Problem requirements: Type out the entries again, matching each one exactly.

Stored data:

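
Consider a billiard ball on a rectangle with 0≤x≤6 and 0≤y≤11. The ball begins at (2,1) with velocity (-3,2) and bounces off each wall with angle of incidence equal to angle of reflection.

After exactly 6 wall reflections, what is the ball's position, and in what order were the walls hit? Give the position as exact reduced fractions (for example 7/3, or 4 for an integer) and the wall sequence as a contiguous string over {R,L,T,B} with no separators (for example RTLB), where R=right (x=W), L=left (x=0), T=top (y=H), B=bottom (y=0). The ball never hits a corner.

Final position: (0,11/3)
Wall sequence: LRLTRL

1. t=2/3 → L at (0,7/3); v=(3,2)
2. t=2 → R at (6,19/3); v=(-3,2)
3. t=2 → L at (0,31/3); v=(3,2)
4. t=1/3 → T at (1,11); v=(3,-2)
5. t=5/3 → R at (6,23/3); v=(-3,-2)
6. t=2 → L at (0,11/3); v=(3,-2)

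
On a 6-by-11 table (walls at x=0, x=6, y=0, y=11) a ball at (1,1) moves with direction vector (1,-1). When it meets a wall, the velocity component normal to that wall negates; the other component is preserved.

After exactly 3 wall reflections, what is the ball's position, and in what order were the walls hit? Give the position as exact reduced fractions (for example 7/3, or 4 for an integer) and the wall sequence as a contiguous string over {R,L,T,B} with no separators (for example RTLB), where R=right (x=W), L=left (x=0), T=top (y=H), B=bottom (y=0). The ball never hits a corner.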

Output below:
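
Consider a billiard ball on a rectangle with 0≤x≤6 and 0≤y≤11. The ball begins at (2,1) with velocity (-3,2) and bounces off each wall with angle of incidence equal to angle of reflection.

After exactly 6 wall reflections, what is the ball's position, and in what order were the walls hit? Give the position as exact reduced fractions (for example 7/3, or 4 for an integer) and the wall sequence as a contiguous string over {R,L,T,B} with no separators (for example RTLB), where R=right (x=W), L=left (x=0), T=top (y=H), B=bottom (y=0). The ball never hits a corner.

Final position: (0,11/3)
Wall sequence: LRLTRL

1. t=2/3 → L at (0,7/3); v=(3,2)
2. t=2 → R at (6,19/3); v=(-3,2)
3. t=2 → L at (0,31/3); v=(3,2)
4. t=1/3 → T at (1,11); v=(3,-2)
5. t=5/3 → R at (6,23/3); v=(-3,-2)
6. t=2 → L at (0,11/3); v=(3,-2)

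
On a 6-by-11 table (walls at x=0, x=6, y=0, y=11) a ball at (1,1) moves with direction vector (1,-1). When it meets a wall, the velocity component normal to that wall negates; the other component is preserved.

After exactly 3 wall reflections, what is the ball's position, and in what order were the walls hit? Give the position as exact reduced fractions (for example 7/3, or 4 for an integer) and the wall sequence as a contiguous string over {R,L,T,B} with no separators (for example RTLB), where R=right (x=W), L=left (x=0), T=top (y=H), B=bottom (y=0). The ball never hits a corner.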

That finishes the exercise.